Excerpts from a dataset
=== Begin Enclosure ===
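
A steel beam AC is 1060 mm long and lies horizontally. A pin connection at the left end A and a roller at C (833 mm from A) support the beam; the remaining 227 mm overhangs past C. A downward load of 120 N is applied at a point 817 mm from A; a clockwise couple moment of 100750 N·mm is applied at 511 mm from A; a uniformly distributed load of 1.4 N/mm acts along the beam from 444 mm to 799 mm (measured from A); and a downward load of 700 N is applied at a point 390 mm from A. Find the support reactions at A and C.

Resultant of the distributed load: 1.4 × 355 = 497 N at 621.5 mm from A.
ΣM about A: C_y·833 − 120·817 − 100750 − (1.4·355)·621.5 − 700·390 = 0 → C_y = 780675.5/833 = 937.185 ≈ 937.2 N.
ΣF_y = 0: A_y + 937.185 − 120 − 1.4·355 − 700 = 0 → A_y = 379.8 N.
ΣF_x = 0: no horizontal applied forces, so A_x = 0.

A_x = 0, A_y = 379.8 N, C_y = 937.2 N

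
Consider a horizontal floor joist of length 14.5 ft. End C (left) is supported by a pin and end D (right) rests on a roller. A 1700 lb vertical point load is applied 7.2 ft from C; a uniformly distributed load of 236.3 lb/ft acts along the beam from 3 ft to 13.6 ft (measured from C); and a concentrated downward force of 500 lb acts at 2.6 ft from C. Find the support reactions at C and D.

C_x = 0, C_y = 2337 lb, D_y = 2368 lb

Resultant of the distributed load: 236.3 × 10.6 = 2504.78 lb at 8.3 ft from C.
Taking moments about C: D_y·14.5 − 1700·7.2 − (236.3·10.6)·8.3 − 500·2.6 = 0 → D_y = 34329.674/14.5 = 2367.56 ≈ 2368 lb.
ΣF_y = 0: C_y + 2367.56 − 1700 − 236.3·10.6 − 500 = 0 → C_y = 2337 lb.
ΣF_x = 0: no horizontal applied forces, so C_x = 0.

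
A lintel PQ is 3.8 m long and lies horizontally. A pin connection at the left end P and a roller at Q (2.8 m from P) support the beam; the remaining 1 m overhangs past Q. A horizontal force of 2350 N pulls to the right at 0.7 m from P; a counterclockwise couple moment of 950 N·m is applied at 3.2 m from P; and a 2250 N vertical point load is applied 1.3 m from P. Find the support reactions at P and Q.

Moments about P: Q_y·2.8 + 950 − 2250·1.3 = 0 → Q_y = 1975/2.8 = 705.357 ≈ 705.4 N.
ΣF_y = 0: P_y + 705.357 − 2250 = 0 → P_y = 1545 N.
ΣF_x = 0: P_x + 2350 = 0 → P_x = -2350 N.

P_x = -2350 N, P_y = 1545 N, Q_y = 705.4 N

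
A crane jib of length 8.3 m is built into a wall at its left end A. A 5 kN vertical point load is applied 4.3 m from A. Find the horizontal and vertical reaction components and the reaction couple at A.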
=== End Enclosure ===
*INSTRUCTIONS FOR THE TASK*
The records above need copying again. Keep each word as it is.

*RESULT*
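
A steel beam AC is 1060 mm long and lies horizontally. A pin connection at the left end A and a roller at C (833 mm from A) support the beam; the remaining 227 mm overhangs past C. A downward load of 120 N is applied at a point 817 mm from A; a clockwise couple moment of 100750 N·mm is applied at 511 mm from A; a uniformly distributed load of 1.4 N/mm acts along the beam from 444 mm to 799 mm (measured from A); and a downward load of 700 N is applied at a point 390 mm from A. Find the support reactions at A and C.

Resultant of the distributed load: 1.4 × 355 = 497 N at 621.5 mm from A.
ΣM about A: C_y·833 − 120·817 − 100750 − (1.4·355)·621.5 − 700·390 = 0 → C_y = 780675.5/833 = 937.185 ≈ 937.2 N.
ΣF_y = 0: A_y + 937.185 − 120 − 1.4·355 − 700 = 0 → A_y = 379.8 N.
ΣF_x = 0: no horizontal applied forces, so A_x = 0.

A_x = 0, A_y = 379.8 N, C_y = 937.2 N

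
Consider a horizontal floor joist of length 14.5 ft. End C (left) is supported by a pin and end D (right) rests on a roller. A 1700 lb vertical point load is applied 7.2 ft from C; a uniformly distributed load of 236.3 lb/ft acts along the beam from 3 ft to 13.6 ft (measured from C); and a concentrated downward force of 500 lb acts at 2.6 ft from C. Find the support reactions at C and D.

C_x = 0, C_y = 2337 lb, D_y = 2368 lb

Resultant of the distributed load: 236.3 × 10.6 = 2504.78 lb at 8.3 ft from C.
Taking moments about C: D_y·14.5 − 1700·7.2 − (236.3·10.6)·8.3 − 500·2.6 = 0 → D_y = 34329.674/14.5 = 2367.56 ≈ 2368 lb.
ΣF_y = 0: C_y + 2367.56 − 1700 − 236.3·10.6 − 500 = 0 → C_y = 2337 lb.
ΣF_x = 0: no horizontal applied forces, so C_x = 0.

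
A lintel PQ is 3.8 m long and lies horizontally. A pin connection at the left end P and a roller at Q (2.8 m from P) support the beam; the remaining 1 m overhangs past Q. A horizontal force of 2350 N pulls to the right at 0.7 m from P; a counterclockwise couple moment of 950 N·m is applied at 3.2 m from P; and a 2250 N vertical point load is applied 1.3 m from P. Find the support reactions at P and Q.

Moments about P: Q_y·2.8 + 950 − 2250·1.3 = 0 → Q_y = 1975/2.8 = 705.357 ≈ 705.4 N.
ΣF_y = 0: P_y + 705.357 − 2250 = 0 → P_y = 1545 N.
ΣF_x = 0: P_x + 2350 = 0 → P_x = -2350 N.

P_x = -2350 N, P_y = 1545 N, Q_y = 705.4 N

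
A crane jib of length 8.3 m is built into a wall at its left end A. A 5 kN vertical point load is applied 4.3 m from A. Find the horizontal and vertical reaction components and the reaction couple at A.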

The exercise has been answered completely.